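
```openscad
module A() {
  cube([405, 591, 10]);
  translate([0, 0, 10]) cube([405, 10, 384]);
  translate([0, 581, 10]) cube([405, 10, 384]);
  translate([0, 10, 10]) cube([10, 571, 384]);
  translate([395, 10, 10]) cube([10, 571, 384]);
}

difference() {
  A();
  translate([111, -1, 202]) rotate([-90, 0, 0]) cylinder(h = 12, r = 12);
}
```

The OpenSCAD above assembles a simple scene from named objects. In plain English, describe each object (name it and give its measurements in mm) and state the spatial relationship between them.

A is an open storage box with external size 405×591×394 mm and wall thickness 10 mm (the base is also 10 mm thick). The base covers the whole footprint; the four walls stand on the base, with the y-facing walls full-width and the x-facing walls fitting between their inner faces.

The open box has a circular hole of radius 12 mm through its front wall, centred at (x = 111, z = 202).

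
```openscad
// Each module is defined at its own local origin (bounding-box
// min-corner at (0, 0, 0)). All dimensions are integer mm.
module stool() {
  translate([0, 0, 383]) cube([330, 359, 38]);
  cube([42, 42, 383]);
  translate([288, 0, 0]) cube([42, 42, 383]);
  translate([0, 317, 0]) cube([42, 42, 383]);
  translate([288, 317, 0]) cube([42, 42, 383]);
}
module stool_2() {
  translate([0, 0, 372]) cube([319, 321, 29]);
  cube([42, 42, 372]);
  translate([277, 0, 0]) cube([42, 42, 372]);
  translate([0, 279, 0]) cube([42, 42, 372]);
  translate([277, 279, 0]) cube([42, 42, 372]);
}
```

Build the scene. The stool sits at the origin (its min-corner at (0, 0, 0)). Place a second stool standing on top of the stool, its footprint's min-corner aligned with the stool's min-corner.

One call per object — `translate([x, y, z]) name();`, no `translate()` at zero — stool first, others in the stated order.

stool();
translate([0, 0, 421]) stool_2();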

* Your objective *
Every line above carrying the word "origin" needs to be shown.

* Output of the exercise *
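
// Each module is defined at its own local origin (bounding-box
Build the scene. The stool sits at the origin (its min-corner at (0, 0, 0)). Place a second stool standing on top of the stool, its footprint's min-corner aligned with the stool's min-corner.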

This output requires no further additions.